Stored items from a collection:
------------

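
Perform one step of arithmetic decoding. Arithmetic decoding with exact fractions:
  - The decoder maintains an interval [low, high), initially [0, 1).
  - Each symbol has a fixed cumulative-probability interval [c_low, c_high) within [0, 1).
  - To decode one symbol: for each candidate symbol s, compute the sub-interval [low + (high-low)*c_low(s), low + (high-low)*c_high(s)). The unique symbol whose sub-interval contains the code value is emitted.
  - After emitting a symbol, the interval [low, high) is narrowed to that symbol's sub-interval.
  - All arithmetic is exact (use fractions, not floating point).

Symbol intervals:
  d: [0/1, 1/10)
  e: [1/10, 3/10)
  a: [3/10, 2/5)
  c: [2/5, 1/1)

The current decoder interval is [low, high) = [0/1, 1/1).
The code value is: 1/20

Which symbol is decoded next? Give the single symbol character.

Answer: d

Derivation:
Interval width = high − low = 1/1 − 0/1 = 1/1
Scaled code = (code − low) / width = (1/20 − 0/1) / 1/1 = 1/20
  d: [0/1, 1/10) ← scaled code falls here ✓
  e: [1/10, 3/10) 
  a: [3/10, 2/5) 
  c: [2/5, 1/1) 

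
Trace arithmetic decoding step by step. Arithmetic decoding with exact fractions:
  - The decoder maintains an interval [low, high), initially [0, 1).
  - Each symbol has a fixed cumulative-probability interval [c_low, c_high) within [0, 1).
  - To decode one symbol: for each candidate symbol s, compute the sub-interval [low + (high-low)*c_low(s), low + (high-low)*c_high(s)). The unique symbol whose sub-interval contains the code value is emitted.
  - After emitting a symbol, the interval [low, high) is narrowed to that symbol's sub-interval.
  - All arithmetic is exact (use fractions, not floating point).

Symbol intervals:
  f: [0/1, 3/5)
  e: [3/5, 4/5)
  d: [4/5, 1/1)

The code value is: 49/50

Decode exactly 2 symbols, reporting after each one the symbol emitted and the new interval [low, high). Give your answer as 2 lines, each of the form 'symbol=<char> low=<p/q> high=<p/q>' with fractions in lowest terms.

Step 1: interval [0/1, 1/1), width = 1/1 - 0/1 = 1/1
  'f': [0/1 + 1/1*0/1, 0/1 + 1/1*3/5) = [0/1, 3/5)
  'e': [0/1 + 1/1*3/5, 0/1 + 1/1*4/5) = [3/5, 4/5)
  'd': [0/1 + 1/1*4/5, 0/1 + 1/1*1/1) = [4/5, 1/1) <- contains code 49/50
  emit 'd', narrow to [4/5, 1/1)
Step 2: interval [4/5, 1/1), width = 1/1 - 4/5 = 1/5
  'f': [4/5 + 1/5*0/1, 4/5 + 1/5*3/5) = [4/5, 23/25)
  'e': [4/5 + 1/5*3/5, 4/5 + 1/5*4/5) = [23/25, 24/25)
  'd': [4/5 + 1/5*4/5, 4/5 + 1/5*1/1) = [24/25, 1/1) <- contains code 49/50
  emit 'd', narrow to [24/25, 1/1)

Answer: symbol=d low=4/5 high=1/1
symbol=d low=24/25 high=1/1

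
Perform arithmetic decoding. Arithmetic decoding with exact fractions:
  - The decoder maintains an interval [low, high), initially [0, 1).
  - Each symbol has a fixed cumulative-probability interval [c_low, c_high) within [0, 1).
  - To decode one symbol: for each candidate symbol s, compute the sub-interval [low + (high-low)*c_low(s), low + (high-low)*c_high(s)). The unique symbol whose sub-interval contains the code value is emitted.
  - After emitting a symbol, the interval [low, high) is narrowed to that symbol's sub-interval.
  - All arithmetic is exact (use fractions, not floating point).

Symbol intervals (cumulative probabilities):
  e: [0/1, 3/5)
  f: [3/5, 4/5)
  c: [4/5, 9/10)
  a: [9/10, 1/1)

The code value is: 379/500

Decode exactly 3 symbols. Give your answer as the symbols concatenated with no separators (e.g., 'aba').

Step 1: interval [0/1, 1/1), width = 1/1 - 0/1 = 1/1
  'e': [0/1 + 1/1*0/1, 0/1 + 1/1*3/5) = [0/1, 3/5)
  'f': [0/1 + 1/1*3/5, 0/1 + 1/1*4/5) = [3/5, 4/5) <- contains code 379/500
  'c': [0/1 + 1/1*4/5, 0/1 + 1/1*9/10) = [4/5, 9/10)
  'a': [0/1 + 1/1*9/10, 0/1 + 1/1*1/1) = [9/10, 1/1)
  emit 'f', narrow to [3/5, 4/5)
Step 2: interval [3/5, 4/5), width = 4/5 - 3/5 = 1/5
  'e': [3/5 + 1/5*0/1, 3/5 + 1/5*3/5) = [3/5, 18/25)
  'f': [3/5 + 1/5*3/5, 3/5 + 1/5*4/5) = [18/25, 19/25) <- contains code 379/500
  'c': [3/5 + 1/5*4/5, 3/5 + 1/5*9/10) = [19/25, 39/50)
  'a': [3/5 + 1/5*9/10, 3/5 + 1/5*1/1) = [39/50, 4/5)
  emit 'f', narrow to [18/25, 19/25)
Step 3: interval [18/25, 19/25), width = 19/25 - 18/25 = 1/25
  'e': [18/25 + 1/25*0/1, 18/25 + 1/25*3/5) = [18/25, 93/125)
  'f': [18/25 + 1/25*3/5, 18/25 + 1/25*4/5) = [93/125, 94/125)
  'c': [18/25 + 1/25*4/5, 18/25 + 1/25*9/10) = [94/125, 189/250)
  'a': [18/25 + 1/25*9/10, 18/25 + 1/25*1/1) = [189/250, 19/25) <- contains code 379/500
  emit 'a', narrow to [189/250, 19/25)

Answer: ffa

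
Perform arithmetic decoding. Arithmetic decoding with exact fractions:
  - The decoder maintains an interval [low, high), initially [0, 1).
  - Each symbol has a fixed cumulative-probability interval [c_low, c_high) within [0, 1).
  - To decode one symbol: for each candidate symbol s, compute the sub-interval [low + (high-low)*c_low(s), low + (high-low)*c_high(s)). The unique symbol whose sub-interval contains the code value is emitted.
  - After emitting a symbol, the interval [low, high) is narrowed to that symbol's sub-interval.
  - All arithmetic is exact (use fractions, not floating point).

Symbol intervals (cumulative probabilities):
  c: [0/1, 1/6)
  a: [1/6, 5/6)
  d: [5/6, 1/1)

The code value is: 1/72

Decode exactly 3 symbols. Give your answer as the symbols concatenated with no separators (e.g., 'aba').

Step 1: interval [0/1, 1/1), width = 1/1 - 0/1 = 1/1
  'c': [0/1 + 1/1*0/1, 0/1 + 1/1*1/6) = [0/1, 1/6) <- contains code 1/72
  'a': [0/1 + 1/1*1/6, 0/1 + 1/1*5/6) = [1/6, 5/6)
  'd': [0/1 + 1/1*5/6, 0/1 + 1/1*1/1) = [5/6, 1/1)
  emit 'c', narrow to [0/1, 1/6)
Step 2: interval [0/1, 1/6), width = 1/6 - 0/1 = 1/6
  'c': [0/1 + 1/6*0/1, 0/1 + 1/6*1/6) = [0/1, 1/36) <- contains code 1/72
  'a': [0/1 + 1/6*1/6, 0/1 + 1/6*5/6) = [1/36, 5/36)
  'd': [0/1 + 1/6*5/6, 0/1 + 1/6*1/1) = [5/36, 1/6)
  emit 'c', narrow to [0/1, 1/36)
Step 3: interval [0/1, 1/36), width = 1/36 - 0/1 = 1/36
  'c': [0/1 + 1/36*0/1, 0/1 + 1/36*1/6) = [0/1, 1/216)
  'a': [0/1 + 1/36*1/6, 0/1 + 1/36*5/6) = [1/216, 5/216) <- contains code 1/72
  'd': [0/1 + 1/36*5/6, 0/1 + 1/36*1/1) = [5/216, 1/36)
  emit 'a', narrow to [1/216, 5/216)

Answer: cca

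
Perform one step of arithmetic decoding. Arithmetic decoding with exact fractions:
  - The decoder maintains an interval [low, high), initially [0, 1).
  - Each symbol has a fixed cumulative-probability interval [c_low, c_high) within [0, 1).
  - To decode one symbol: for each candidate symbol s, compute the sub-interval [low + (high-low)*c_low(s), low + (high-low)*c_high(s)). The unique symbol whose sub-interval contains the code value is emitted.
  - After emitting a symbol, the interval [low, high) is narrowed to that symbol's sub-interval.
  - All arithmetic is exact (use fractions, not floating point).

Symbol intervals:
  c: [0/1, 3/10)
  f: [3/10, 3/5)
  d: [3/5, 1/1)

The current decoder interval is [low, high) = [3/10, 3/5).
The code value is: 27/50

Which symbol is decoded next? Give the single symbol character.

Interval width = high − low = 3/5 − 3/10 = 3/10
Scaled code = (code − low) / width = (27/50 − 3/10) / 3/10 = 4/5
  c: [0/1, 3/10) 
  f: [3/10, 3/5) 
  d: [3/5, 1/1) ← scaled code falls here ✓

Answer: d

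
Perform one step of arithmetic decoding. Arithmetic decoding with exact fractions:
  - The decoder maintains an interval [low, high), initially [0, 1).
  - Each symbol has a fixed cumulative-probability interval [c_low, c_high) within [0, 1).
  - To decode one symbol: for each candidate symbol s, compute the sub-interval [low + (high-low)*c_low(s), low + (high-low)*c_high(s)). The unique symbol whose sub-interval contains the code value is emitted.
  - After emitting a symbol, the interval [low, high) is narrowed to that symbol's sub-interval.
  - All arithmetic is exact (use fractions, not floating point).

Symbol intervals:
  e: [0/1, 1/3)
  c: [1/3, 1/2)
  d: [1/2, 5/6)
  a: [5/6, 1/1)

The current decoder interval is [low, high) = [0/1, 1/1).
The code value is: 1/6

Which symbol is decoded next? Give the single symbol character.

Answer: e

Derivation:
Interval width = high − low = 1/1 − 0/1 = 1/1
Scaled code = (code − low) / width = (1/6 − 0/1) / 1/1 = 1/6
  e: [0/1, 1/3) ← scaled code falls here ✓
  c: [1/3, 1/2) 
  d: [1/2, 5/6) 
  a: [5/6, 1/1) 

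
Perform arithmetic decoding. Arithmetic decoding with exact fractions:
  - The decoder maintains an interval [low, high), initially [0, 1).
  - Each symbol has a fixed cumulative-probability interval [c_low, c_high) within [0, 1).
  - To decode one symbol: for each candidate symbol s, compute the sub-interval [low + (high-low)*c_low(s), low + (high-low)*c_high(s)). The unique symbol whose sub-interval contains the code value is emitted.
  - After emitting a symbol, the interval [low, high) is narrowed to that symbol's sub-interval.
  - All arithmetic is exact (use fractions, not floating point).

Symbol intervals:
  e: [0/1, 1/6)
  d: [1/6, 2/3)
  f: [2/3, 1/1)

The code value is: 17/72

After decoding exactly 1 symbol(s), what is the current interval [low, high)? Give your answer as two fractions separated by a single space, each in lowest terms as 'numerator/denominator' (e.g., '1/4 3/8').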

------------

### TASK DESCRIPTION
Extract all lines of the records above that include "current".

### SOLUTION TO THE EXERCISE
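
The current decoder interval is [low, high) = [0/1, 1/1).
The current decoder interval is [low, high) = [3/10, 3/5).
The current decoder interval is [low, high) = [0/1, 1/1).
After decoding exactly 1 symbol(s), what is the current interval [low, high)? Give your answer as two fractions separated by a single space, each in lowest terms as 'numerator/denominator' (e.g., '1/4 3/8').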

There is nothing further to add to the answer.